**Provided records**
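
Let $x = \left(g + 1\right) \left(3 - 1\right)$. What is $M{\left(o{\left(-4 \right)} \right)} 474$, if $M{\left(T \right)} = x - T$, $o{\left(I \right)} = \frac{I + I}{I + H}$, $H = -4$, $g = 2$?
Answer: $2370$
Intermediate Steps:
$x = 6$ ($x = \left(2 + 1\right) \left(3 - 1\right) = 3 \cdot 2 = 6$)
$o{\left(I \right)} = \frac{2 I}{-4 + I}$ ($o{\left(I \right)} = \frac{I + I}{I - 4} = \frac{2 I}{-4 + I}$)
$M{\left(T \right)} = 6 - T$
$M{\left(o{\left(-4 \right)} \right)} 474 = \left(6 - 2 \left(-4\right) \frac{1}{-4 - 4}\right) 474 = \left(6 - 2 \left(-4\right) \frac{1}{-8}\right) 474 = \left(6 - 2 \left(-4\right) \left(- \frac{1}{8}\right)\right) 474 = \left(6 - 1\right) 474 = 5 \cdot 474 = 2370$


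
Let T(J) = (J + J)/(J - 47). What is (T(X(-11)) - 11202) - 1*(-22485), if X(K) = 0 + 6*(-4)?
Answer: 801141/71 ≈ 11284.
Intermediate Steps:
X(K) = -24 (X(K) = 0 - 24 = -24)
T(J) = 2*J/(-47 + J) (T(J) = (2*J)/(-47 + J) = 2*J/(-47 + J))
(T(X(-11)) - 11202) - 1*(-22485) = (2*(-24)/(-47 - 24) - 11202) - 1*(-22485) = (2*(-24)/(-71) - 11202) + 22485 = (2*(-24)*(-1/71) - 11202) + 22485 = (48/71 - 11202) + 22485 = -795294/71 + 22485 = 801141/71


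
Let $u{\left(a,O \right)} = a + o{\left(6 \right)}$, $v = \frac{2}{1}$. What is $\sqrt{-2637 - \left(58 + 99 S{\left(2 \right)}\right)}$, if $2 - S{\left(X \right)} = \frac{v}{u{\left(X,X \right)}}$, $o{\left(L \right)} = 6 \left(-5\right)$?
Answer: $\frac{i \sqrt{568414}}{14} \approx 53.852 i$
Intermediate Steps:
$v = 2$ ($v = 2 \cdot 1 = 2$)
$o{\left(L \right)} = -30$
$u{\left(a,O \right)} = -30 + a$ ($u{\left(a,O \right)} = a - 30 = -30 + a$)
$S{\left(X \right)} = 2 - \frac{2}{-30 + X}$
$\sqrt{-2637 - \left(58 + 99 S{\left(2 \right)}\right)} = \sqrt{-2637 - \left(58 + 99 \frac{2 \left(-31 + 2\right)}{-30 + 2}\right)} = \sqrt{-2637 - \left(58 + 99 \cdot 2 \frac{1}{-28} \left(-29\right)\right)} = \sqrt{-2637 - \left(58 + 99 \cdot 2 \left(- \frac{1}{28}\right) \left(-29\right)\right)} = \sqrt{-2637 - \frac{3683}{14}} = \sqrt{- \frac{40601}{14}} = \frac{i \sqrt{568414}}{14}$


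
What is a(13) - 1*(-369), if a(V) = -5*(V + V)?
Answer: 239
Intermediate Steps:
a(V) = -10*V
a(13) - 1*(-369) = -10*13 - 1*(-369) = -130 + 369 = 239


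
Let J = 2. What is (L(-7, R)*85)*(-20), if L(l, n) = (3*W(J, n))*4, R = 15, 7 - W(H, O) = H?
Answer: -102000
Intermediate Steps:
W(H, O) = 7 - H
L(l, n) = 60 (L(l, n) = (3*(7 - 1*2))*4 = (3*(7 - 2))*4 = (3*5)*4 = 15*4 = 60)
(L(-7, R)*85)*(-20) = (60*85)*(-20) = 5100*(-20) = -102000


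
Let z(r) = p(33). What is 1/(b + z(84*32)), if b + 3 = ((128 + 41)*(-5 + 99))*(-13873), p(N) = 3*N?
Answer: -1/220386382 ≈ -4.5375e-9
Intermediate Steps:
z(r) = 99 (z(r) = 3*33 = 99)
b = -220386481 (b = -3 + ((128 + 41)*(-5 + 99))*(-13873) = -3 + (169*94)*(-13873) = -3 + 15886*(-13873) = -3 - 220386478 = -220386481)
1/(b + z(84*32)) = 1/(-220386481 + 99) = 1/(-220386382) = -1/220386382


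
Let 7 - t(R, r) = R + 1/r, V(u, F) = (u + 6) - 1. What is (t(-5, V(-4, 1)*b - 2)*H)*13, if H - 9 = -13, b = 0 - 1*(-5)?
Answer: -1820/3 ≈ -606.67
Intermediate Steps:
b = 5 (b = 0 + 5 = 5)
V(u, F) = 5 + u (V(u, F) = (6 + u) - 1 = 5 + u)
H = -4 (H = 9 - 13 = -4)
t(R, r) = 7 - R - 1/r (t(R, r) = 7 - (R + 1/r) = 7 + (-R - 1/r) = 7 - R - 1/r)
(t(-5, V(-4, 1)*b - 2)*H)*13 = ((7 - 1*(-5) - 1/((5 - 4)*5 - 2))*(-4))*13 = ((7 + 5 - 1/(1*5 - 2))*(-4))*13 = ((7 + 5 - 1/(5 - 2))*(-4))*13 = ((7 + 5 - 1/3)*(-4))*13 = ((7 + 5 - 1*⅓)*(-4))*13 = ((7 + 5 - ⅓)*(-4))*13 = ((35/3)*(-4))*13 = -140/3*13 = -1820/3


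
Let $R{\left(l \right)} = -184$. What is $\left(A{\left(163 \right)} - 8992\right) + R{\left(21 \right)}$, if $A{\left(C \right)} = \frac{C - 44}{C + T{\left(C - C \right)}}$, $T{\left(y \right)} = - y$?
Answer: $- \frac{1495569}{163} \approx -9175.3$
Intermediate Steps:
$A{\left(C \right)} = \frac{-44 + C}{C}$ ($A{\left(C \right)} = \frac{C - 44}{C - \left(C - C\right)} = \frac{-44 + C}{C - 0} = \frac{-44 + C}{C + 0} = \frac{-44 + C}{C}$)
$\left(A{\left(163 \right)} - 8992\right) + R{\left(21 \right)} = \left(\frac{-44 + 163}{163} - 8992\right) - 184 = \left(\frac{1}{163} \cdot 119 - 8992\right) - 184 = \left(\frac{119}{163} - 8992\right) - 184 = - \frac{1465577}{163} - 184 = - \frac{1495569}{163}$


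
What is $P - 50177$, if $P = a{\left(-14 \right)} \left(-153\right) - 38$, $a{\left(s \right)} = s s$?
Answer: $-80203$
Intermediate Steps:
$a{\left(s \right)} = s^{2}$
$P = -30026$ ($P = \left(-14\right)^{2} \left(-153\right) - 38 = 196 \left(-153\right) - 38 = -29988 - 38 = -30026$)
$P - 50177 = -30026 - 50177 = -80203$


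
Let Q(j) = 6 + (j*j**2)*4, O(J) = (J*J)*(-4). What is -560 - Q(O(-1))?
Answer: -310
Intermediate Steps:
O(J) = -4*J**2 (O(J) = J**2*(-4) = -4*J**2)
Q(j) = 6 + 4*j**3 (Q(j) = 6 + j**3*4 = 6 + 4*j**3)
-560 - Q(O(-1)) = -560 - (6 + 4*(-4*(-1)**2)**3) = -560 - (6 + 4*(-4*1)**3) = -560 - (6 + 4*(-4)**3) = -560 - (6 + 4*(-64)) = -560 - (6 - 256) = -560 - 1*(-250) = -560 + 250 = -310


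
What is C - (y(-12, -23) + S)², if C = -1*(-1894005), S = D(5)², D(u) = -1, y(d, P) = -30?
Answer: 1893164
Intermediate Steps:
S = 1 (S = (-1)² = 1)
C = 1894005
C - (y(-12, -23) + S)² = 1894005 - (-30 + 1)² = 1894005 - 1*(-29)² = 1894005 - 1*841 = 1894005 - 841 = 1893164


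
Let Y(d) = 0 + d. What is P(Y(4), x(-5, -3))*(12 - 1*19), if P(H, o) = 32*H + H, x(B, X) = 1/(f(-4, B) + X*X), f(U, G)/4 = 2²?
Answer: -924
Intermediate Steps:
f(U, G) = 16 (f(U, G) = 4*2² = 4*4 = 16)
Y(d) = d
x(B, X) = 1/(16 + X²) (x(B, X) = 1/(16 + X*X) = 1/(16 + X²))
P(H, o) = 33*H
P(Y(4), x(-5, -3))*(12 - 1*19) = (33*4)*(12 - 1*19) = 132*(12 - 19) = 132*(-7) = -924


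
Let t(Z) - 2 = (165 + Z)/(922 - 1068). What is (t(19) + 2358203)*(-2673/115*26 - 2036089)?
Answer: -40320663070310909/8395 ≈ -4.8029e+12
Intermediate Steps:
t(Z) = 127/146 - Z/146 (t(Z) = 2 + (165 + Z)/(922 - 1068) = 2 + (165 + Z)/(-146) = 2 + (165 + Z)*(-1/146) = 2 + (-165/146 - Z/146) = 127/146 - Z/146)
(t(19) + 2358203)*(-2673/115*26 - 2036089) = ((127/146 - 1/146*19) + 2358203)*(-2673/115*26 - 2036089) = ((127/146 - 19/146) + 2358203)*(-2673/115*26 - 2036089) = (54/73 + 2358203)*(-81*33/115*26 - 2036089) = 172148873*(-2673/115*26 - 2036089)/73 = 172148873*(-69498/115 - 2036089)/73 = (172148873/73)*(-234219733/115) = -40320663070310909/8395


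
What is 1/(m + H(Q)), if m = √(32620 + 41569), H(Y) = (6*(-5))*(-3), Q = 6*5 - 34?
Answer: -90/66089 + √74189/66089 ≈ 0.0027596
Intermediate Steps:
Q = -4 (Q = 30 - 34 = -4)
H(Y) = 90 (H(Y) = -30*(-3) = 90)
m = √74189 ≈ 272.38
1/(m + H(Q)) = 1/(√74189 + 90) = 1/(90 + √74189)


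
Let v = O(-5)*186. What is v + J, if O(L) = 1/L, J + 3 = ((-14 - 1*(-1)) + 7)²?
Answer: -21/5 ≈ -4.2000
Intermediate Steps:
J = 33 (J = -3 + ((-14 - 1*(-1)) + 7)² = -3 + ((-14 + 1) + 7)² = -3 + (-13 + 7)² = -3 + (-6)² = -3 + 36 = 33)
v = -186/5 (v = 186/(-5) = -⅕*186 = -186/5 ≈ -37.200)
v + J = -186/5 + 33 = -21/5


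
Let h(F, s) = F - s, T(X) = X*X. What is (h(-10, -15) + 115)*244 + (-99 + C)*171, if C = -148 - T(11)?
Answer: -33648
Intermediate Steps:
T(X) = X²
C = -269 (C = -148 - 1*11² = -148 - 1*121 = -148 - 121 = -269)
(h(-10, -15) + 115)*244 + (-99 + C)*171 = ((-10 - 1*(-15)) + 115)*244 + (-99 - 269)*171 = ((-10 + 15) + 115)*244 - 368*171 = (5 + 115)*244 - 62928 = 120*244 - 62928 = 29280 - 62928 = -33648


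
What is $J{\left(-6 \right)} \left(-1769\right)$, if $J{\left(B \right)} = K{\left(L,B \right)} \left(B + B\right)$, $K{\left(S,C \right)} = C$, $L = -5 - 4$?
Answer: $-127368$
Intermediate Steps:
$L = -9$
$J{\left(B \right)} = 2 B^{2}$ ($J{\left(B \right)} = B \left(B + B\right) = B 2 B = 2 B^{2}$)
$J{\left(-6 \right)} \left(-1769\right) = 2 \left(-6\right)^{2} \left(-1769\right) = 2 \cdot 36 \left(-1769\right) = 72 \left(-1769\right) = -127368$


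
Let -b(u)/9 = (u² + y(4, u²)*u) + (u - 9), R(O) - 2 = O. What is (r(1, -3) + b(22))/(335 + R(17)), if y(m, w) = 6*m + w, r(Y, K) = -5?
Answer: -52531/177 ≈ -296.79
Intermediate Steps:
R(O) = 2 + O
y(m, w) = w + 6*m
b(u) = 81 - 9*u - 9*u² - 9*u*(24 + u²) (b(u) = -9*((u² + (u² + 6*4)*u) + (u - 9)) = -9*((u² + (u² + 24)*u) + (-9 + u)) = -9*((u² + (24 + u²)*u) + (-9 + u)) = -9*((u² + u*(24 + u²)) + (-9 + u)) = -9*(-9 + u + u² + u*(24 + u²)) = 81 - 9*u - 9*u² - 9*u*(24 + u²))
(r(1, -3) + b(22))/(335 + R(17)) = (-5 + (81 - 225*22 - 9*22² - 9*22³))/(335 + (2 + 17)) = (-5 + (81 - 4950 - 9*484 - 9*10648))/(335 + 19) = (-5 + (81 - 4950 - 4356 - 95832))/354 = (-5 - 105057)*(1/354) = -105062*1/354 = -52531/177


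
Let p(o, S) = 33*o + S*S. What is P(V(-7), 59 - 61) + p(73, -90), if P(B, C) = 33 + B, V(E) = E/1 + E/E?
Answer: 10536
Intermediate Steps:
p(o, S) = S² + 33*o (p(o, S) = 33*o + S² = S² + 33*o)
V(E) = 1 + E (V(E) = E*1 + 1 = E + 1 = 1 + E)
P(V(-7), 59 - 61) + p(73, -90) = (33 + (1 - 7)) + ((-90)² + 33*73) = (33 - 6) + (8100 + 2409) = 27 + 10509 = 10536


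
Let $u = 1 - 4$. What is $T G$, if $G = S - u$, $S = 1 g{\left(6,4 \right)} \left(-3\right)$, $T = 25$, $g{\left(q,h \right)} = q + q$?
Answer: $-825$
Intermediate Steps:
$g{\left(q,h \right)} = 2 q$
$S = -36$ ($S = 1 \cdot 2 \cdot 6 \left(-3\right) = 1 \cdot 12 \left(-3\right) = 12 \left(-3\right) = -36$)
$u = -3$ ($u = 1 - 4 = -3$)
$G = -33$ ($G = -36 - -3 = -36 + 3 = -33$)
$T G = 25 \left(-33\right) = -825$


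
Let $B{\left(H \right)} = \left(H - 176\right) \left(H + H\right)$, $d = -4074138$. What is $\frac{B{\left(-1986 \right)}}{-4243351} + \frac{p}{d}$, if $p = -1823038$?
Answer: $- \frac{13625361642847}{8643998778219} \approx -1.5763$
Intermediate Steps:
$B{\left(H \right)} = 2 H \left(-176 + H\right)$ ($B{\left(H \right)} = \left(-176 + H\right) 2 H = 2 H \left(-176 + H\right)$)
$\frac{B{\left(-1986 \right)}}{-4243351} + \frac{p}{d} = \frac{2 \left(-1986\right) \left(-176 - 1986\right)}{-4243351} - \frac{1823038}{-4074138} = 2 \left(-1986\right) \left(-2162\right) \left(- \frac{1}{4243351}\right) - - \frac{911519}{2037069} = 8587464 \left(- \frac{1}{4243351}\right) + \frac{911519}{2037069} = - \frac{8587464}{4243351} + \frac{911519}{2037069} = - \frac{13625361642847}{8643998778219}$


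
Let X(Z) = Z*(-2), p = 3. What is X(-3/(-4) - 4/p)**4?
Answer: 2401/1296 ≈ 1.8526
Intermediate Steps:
X(Z) = -2*Z
X(-3/(-4) - 4/p)**4 = (-2*(-3/(-4) - 4/3))**4 = (-2*(-3*(-1/4) - 4*1/3))**4 = (-2*(3/4 - 4/3))**4 = (-2*(-7/12))**4 = (7/6)**4 = 2401/1296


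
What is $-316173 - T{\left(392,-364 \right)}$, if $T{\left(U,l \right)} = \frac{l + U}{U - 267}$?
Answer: $- \frac{39521653}{125} \approx -3.1617 \cdot 10^{5}$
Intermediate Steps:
$T{\left(U,l \right)} = \frac{U + l}{-267 + U}$ ($T{\left(U,l \right)} = \frac{U + l}{U - 267} = \frac{U + l}{-267 + U}$)
$-316173 - T{\left(392,-364 \right)} = -316173 - \frac{392 - 364}{-267 + 392} = -316173 - \frac{1}{125} \cdot 28 = -316173 - \frac{28}{125} = - \frac{39521653}{125}$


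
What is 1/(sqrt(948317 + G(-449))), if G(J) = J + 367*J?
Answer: sqrt(783085)/783085 ≈ 0.0011300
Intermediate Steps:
G(J) = 368*J
1/(sqrt(948317 + G(-449))) = 1/(sqrt(948317 + 368*(-449))) = 1/(sqrt(948317 - 165232)) = 1/(sqrt(783085)) = sqrt(783085)/783085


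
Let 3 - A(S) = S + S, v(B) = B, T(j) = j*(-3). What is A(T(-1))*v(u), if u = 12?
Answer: -36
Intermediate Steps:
T(j) = -3*j
A(S) = 3 - 2*S (A(S) = 3 - (S + S) = 3 - 2*S)
A(T(-1))*v(u) = (3 - (-6)*(-1))*12 = (3 - 2*3)*12 = (3 - 6)*12 = -3*12 = -36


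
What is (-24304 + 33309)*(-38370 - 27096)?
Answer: -589521330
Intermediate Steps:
(-24304 + 33309)*(-38370 - 27096) = 9005*(-65466) = -589521330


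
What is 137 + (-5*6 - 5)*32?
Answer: -983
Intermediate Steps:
137 + (-5*6 - 5)*32 = 137 + (-30 - 5)*32 = 137 - 35*32 = 137 - 1120 = -983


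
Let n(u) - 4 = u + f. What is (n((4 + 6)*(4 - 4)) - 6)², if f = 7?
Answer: 25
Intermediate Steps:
n(u) = 11 + u (n(u) = 4 + (u + 7) = 4 + (7 + u) = 11 + u)
(n((4 + 6)*(4 - 4)) - 6)² = ((11 + (4 + 6)*(4 - 4)) - 6)² = ((11 + 10*0) - 6)² = ((11 + 0) - 6)² = (11 - 6)² = 5² = 25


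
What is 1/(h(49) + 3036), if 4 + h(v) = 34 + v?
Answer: 1/3115 ≈ 0.00032103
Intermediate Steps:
h(v) = 30 + v (h(v) = -4 + (34 + v) = 30 + v)
1/(h(49) + 3036) = 1/((30 + 49) + 3036) = 1/(79 + 3036) = 1/3115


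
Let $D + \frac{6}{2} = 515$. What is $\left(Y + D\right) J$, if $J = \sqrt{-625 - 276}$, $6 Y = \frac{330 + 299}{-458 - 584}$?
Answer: $\frac{3200395 i \sqrt{901}}{6252} \approx 15366.0 i$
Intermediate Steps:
$D = 512$ ($D = -3 + 515 = 512$)
$Y = - \frac{629}{6252}$ ($Y = \frac{\left(330 + 299\right) \frac{1}{-458 - 584}}{6} = \frac{629 \frac{1}{-1042}}{6} = \frac{629 \left(- \frac{1}{1042}\right)}{6} = \frac{1}{6} \left(- \frac{629}{1042}\right) = - \frac{629}{6252} \approx -0.10061$)
$J = i \sqrt{901}$ ($J = \sqrt{-901} = i \sqrt{901} \approx 30.017 i$)
$\left(Y + D\right) J = \left(- \frac{629}{6252} + 512\right) i \sqrt{901} = \frac{3200395 i \sqrt{901}}{6252}$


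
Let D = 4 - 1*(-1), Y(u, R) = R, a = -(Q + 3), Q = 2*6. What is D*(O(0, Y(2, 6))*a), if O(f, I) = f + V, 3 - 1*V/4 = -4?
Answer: -2100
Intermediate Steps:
Q = 12
V = 28 (V = 12 - 4*(-4) = 12 + 16 = 28)
a = -15 (a = -(12 + 3) = -1*15 = -15)
O(f, I) = 28 + f (O(f, I) = f + 28 = 28 + f)
D = 5 (D = 4 + 1 = 5)
D*(O(0, Y(2, 6))*a) = 5*((28 + 0)*(-15)) = 5*(28*(-15)) = 5*(-420) = -2100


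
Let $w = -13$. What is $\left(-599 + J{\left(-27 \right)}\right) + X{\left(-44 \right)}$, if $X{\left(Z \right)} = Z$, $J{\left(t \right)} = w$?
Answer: $-656$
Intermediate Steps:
$J{\left(t \right)} = -13$
$\left(-599 + J{\left(-27 \right)}\right) + X{\left(-44 \right)} = \left(-599 - 13\right) - 44 = -612 - 44 = -656$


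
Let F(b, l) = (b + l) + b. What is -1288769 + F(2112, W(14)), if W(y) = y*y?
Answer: -1284349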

**Exercise directions**
Using the data above, repeat exactly the lines that begin at the line with "Let h(F, s)" and end at the line with "Answer: $-127368$", both ends included.

**Problem solution**
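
Let h(F, s) = F - s, T(X) = X*X. What is (h(-10, -15) + 115)*244 + (-99 + C)*171, if C = -148 - T(11)?
Answer: -33648
Intermediate Steps:
T(X) = X²
C = -269 (C = -148 - 1*11² = -148 - 1*121 = -148 - 121 = -269)
(h(-10, -15) + 115)*244 + (-99 + C)*171 = ((-10 - 1*(-15)) + 115)*244 + (-99 - 269)*171 = ((-10 + 15) + 115)*244 - 368*171 = (5 + 115)*244 - 62928 = 120*244 - 62928 = 29280 - 62928 = -33648


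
What is $J{\left(-6 \right)} \left(-1769\right)$, if $J{\left(B \right)} = K{\left(L,B \right)} \left(B + B\right)$, $K{\left(S,C \right)} = C$, $L = -5 - 4$?
Answer: $-127368$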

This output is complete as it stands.